--- HOW TO COMPLETE THIS TASK ---
Nothing in the records below should be altered when they are retyped.

▬▬▬▬▬▬▬▬▬▬

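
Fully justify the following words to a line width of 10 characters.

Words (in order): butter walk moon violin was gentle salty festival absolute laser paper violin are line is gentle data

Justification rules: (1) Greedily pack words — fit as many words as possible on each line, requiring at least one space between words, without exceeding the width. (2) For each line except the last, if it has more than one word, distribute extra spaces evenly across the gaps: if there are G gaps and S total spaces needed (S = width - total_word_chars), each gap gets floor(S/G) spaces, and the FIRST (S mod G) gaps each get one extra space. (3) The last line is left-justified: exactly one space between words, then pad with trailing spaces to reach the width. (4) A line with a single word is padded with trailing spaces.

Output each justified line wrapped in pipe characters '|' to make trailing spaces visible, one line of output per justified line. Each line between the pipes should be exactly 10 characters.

Answer: |butter    |
|walk  moon|
|violin was|
|gentle    |
|salty     |
|festival  |
|absolute  |
|laser     |
|paper     |
|violin are|
|line    is|
|gentle    |
|data      |

Derivation:
Line 1: ['butter'] (min_width=6, slack=4)
Line 2: ['walk', 'moon'] (min_width=9, slack=1)
Line 3: ['violin', 'was'] (min_width=10, slack=0)
Line 4: ['gentle'] (min_width=6, slack=4)
Line 5: ['salty'] (min_width=5, slack=5)
Line 6: ['festival'] (min_width=8, slack=2)
Line 7: ['absolute'] (min_width=8, slack=2)
Line 8: ['laser'] (min_width=5, slack=5)
Line 9: ['paper'] (min_width=5, slack=5)
Line 10: ['violin', 'are'] (min_width=10, slack=0)
Line 11: ['line', 'is'] (min_width=7, slack=3)
Line 12: ['gentle'] (min_width=6, slack=4)
Line 13: ['data'] (min_width=4, slack=6)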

▬▬▬▬▬▬▬▬▬▬

--- EXERCISE OUTPUT ---
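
Fully justify the following words to a line width of 10 characters.

Words (in order): butter walk moon violin was gentle salty festival absolute laser paper violin are line is gentle data

Justification rules: (1) Greedily pack words — fit as many words as possible on each line, requiring at least one space between words, without exceeding the width. (2) For each line except the last, if it has more than one word, distribute extra spaces evenly across the gaps: if there are G gaps and S total spaces needed (S = width - total_word_chars), each gap gets floor(S/G) spaces, and the FIRST (S mod G) gaps each get one extra space. (3) The last line is left-justified: exactly one space between words, then pad with trailing spaces to reach the width. (4) A line with a single word is padded with trailing spaces.

Output each justified line wrapped in pipe characters '|' to make trailing spaces visible, one line of output per justified line. Each line between the pipes should be exactly 10 characters.

Answer: |butter    |
|walk  moon|
|violin was|
|gentle    |
|salty     |
|festival  |
|absolute  |
|laser     |
|paper     |
|violin are|
|line    is|
|gentle    |
|data      |

Derivation:
Line 1: ['butter'] (min_width=6, slack=4)
Line 2: ['walk', 'moon'] (min_width=9, slack=1)
Line 3: ['violin', 'was'] (min_width=10, slack=0)
Line 4: ['gentle'] (min_width=6, slack=4)
Line 5: ['salty'] (min_width=5, slack=5)
Line 6: ['festival'] (min_width=8, slack=2)
Line 7: ['absolute'] (min_width=8, slack=2)
Line 8: ['laser'] (min_width=5, slack=5)
Line 9: ['paper'] (min_width=5, slack=5)
Line 10: ['violin', 'are'] (min_width=10, slack=0)
Line 11: ['line', 'is'] (min_width=7, slack=3)
Line 12: ['gentle'] (min_width=6, slack=4)
Line 13: ['data'] (min_width=4, slack=6)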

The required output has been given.